» What to do
Count the lines in the records below that contain the word "have", and give only that number.

──────── The records ────────

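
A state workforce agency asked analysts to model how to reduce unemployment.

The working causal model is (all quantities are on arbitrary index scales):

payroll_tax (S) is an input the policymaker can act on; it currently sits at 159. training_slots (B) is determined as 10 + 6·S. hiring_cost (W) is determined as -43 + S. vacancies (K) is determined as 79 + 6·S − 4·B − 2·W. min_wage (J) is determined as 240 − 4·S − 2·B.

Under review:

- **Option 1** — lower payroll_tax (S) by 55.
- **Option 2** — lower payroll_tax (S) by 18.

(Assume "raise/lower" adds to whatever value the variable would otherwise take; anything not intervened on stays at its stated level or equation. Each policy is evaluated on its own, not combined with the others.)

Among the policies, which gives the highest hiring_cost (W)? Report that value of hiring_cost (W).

98

Option 1 (S − 55):
  S = 159 − 55 = 104
  W = -43 + 104 = 61
Option 2 (S − 18):
  S = 159 − 18 = 141
  W = -43 + 141 = 98
Comparing — Option 1: W=61, Option 2: W=98. Highest is 98 (Option 2).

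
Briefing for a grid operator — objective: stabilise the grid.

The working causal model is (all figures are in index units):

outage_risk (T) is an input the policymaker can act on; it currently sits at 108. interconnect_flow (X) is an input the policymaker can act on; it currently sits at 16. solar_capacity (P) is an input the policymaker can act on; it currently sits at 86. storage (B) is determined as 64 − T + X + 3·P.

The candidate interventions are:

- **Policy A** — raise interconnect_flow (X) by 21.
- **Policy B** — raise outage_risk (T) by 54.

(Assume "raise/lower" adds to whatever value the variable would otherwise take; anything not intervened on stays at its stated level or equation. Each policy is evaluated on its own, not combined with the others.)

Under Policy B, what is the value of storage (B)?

Policy B (T + 54):
  T = 108 + 54 = 162
  X = 16
  P = 86
  B = 64 − 162 + 16 + 3·86 = 176

176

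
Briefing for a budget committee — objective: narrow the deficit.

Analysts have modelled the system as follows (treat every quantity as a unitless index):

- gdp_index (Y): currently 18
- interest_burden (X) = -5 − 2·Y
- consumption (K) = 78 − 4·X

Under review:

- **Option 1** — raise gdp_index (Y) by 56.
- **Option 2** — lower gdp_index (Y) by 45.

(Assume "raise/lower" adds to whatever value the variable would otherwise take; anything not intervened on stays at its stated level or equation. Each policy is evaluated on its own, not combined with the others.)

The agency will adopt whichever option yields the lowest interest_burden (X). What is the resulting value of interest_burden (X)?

-153

Option 1 (Y + 56):
  Y = 18 + 56 = 74
  X = -5 − 2·74 = -153
Option 2 (Y − 45):
  Y = 18 − 45 = -27
  X = -5 − 2·(-27) = 49
Comparing — Option 1: X=-153, Option 2: X=49. Lowest is -153 (Option 1).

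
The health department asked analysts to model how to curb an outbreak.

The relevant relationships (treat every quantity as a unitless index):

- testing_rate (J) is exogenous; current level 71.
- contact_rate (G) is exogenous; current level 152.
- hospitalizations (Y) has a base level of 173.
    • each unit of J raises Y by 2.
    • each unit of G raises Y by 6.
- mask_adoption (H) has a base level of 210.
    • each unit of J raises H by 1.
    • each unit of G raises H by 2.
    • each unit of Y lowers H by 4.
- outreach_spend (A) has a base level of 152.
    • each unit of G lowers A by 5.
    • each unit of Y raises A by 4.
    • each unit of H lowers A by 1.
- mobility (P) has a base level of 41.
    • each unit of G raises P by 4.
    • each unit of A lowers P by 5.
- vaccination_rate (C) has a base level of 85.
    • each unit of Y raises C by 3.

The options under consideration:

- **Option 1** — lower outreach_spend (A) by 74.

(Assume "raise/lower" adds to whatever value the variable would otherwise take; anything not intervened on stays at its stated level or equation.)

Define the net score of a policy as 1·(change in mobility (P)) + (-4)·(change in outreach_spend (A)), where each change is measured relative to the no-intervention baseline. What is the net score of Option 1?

Baseline:
  J = 71
  G = 152
  Y = 173 + 2·71 + 6·152 = 1227
  H = 210 + 71 + 2·152 − 4·1227 = -4323
  A = 152 − 5·152 + 4·1227 − (-4323) = 8623
  P = 41 + 4·152 − 5·8623 = -42466
Option 1 (A − 74):
  J = 71
  G = 152
  Y = 173 + 2·71 + 6·152 = 1227
  H = 210 + 71 + 2·152 − 4·1227 = -4323
  A = 152 − 5·152 + 4·1227 − (-4323) (−74 from intervention) = 8549
  P = 41 + 4·152 − 5·8549 = -42096
ΔP = -42096 − (-42466) = 370; ΔA = 8549 − 8623 = -74
Score = 1·370 + (-4)·(-74) = 666

666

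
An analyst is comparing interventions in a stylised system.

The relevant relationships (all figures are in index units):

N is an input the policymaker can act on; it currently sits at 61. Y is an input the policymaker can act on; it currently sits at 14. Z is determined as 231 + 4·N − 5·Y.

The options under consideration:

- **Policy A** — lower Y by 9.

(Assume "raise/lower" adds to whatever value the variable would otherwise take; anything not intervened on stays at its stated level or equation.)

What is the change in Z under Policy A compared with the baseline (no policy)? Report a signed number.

45

Baseline:
  N = 61
  Y = 14
  Z = 231 + 4·61 − 5·14 = 405
Policy A (Y − 9):
  N = 61
  Y = 14 − 9 = 5
  Z = 231 + 4·61 − 5·5 = 450
Change in Z: 450 − 405 = 45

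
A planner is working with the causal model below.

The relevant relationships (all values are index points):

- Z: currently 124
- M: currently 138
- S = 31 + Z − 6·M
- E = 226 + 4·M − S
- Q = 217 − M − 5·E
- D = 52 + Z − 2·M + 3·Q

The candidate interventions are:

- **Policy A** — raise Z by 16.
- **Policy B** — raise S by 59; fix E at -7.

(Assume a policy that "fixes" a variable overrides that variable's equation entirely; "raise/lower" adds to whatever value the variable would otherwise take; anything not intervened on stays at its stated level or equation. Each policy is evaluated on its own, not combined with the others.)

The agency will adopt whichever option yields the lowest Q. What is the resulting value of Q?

Policy A (Z + 16):
  Z = 124 + 16 = 140
  M = 138
  S = 31 + 140 − 6·138 = -657
  E = 226 + 4·138 − (-657) = 1435
  Q = 217 − 138 − 5·1435 = -7096
Policy B (S + 59, E := -7):
  Z = 124
  M = 138
  S = 31 + 124 − 6·138 (+59 from intervention) = -614
  E = -7
  Q = 217 − 138 − 5·(-7) = 114
Comparing — Policy A: Q=-7096, Policy B: Q=114. Lowest is -7096 (Policy A).

-7096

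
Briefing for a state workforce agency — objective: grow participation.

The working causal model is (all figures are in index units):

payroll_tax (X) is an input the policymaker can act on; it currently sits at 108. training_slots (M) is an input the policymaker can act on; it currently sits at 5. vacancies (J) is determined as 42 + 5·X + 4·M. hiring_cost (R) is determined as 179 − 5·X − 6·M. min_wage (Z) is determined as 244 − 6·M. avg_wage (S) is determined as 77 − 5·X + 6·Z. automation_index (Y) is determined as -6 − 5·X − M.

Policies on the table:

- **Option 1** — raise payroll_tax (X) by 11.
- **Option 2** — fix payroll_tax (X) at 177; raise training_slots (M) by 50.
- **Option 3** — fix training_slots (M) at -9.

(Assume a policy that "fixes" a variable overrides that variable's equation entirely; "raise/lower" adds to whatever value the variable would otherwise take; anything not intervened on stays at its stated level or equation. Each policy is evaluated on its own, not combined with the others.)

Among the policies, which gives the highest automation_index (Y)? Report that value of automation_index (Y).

-537

Option 1 (X + 11):
  X = 108 + 11 = 119
  M = 5
  Y = -6 − 5·119 − 5 = -606
Option 2 (X := 177, M + 50):
  X = 177
  M = 5 + 50 = 55
  Y = -6 − 5·177 − 55 = -946
Option 3 (M := -9):
  X = 108
  M = -9
  Y = -6 − 5·108 − (-9) = -537
Comparing — Option 1: Y=-606, Option 2: Y=-946, Option 3: Y=-537. Highest is -537 (Option 3).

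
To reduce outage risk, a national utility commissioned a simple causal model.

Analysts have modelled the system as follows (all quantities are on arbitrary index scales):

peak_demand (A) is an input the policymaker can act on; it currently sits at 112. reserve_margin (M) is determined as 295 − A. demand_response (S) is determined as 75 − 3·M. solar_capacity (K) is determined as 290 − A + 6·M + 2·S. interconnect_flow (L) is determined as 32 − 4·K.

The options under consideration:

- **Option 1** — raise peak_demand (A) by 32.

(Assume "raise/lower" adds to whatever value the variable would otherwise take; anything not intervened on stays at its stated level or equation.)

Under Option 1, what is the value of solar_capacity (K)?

296

Option 1 (A + 32):
  A = 112 + 32 = 144
  M = 295 − 144 = 151
  S = 75 − 3·151 = -378
  K = 290 − 144 + 6·151 + 2·(-378) = 296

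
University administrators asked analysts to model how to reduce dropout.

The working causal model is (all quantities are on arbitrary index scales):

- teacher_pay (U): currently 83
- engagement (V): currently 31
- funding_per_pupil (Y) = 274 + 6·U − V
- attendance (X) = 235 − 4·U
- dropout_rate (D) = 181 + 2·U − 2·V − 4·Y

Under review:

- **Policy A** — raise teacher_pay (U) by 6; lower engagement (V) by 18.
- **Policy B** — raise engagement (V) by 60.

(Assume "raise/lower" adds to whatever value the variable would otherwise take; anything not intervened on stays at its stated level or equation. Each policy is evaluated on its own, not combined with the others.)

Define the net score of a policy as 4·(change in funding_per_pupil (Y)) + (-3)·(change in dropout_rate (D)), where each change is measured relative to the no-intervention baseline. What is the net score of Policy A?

Baseline:
  U = 83
  V = 31
  Y = 274 + 6·83 − 31 = 741
  D = 181 + 2·83 − 2·31 − 4·741 = -2679
Policy A (U + 6, V − 18):
  U = 83 + 6 = 89
  V = 31 − 18 = 13
  Y = 274 + 6·89 − 13 = 795
  D = 181 + 2·89 − 2·13 − 4·795 = -2847
ΔY = 795 − 741 = 54; ΔD = -2847 − (-2679) = -168
Score = 4·54 + (-3)·(-168) = 720

720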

────────

» Solution for this problem
2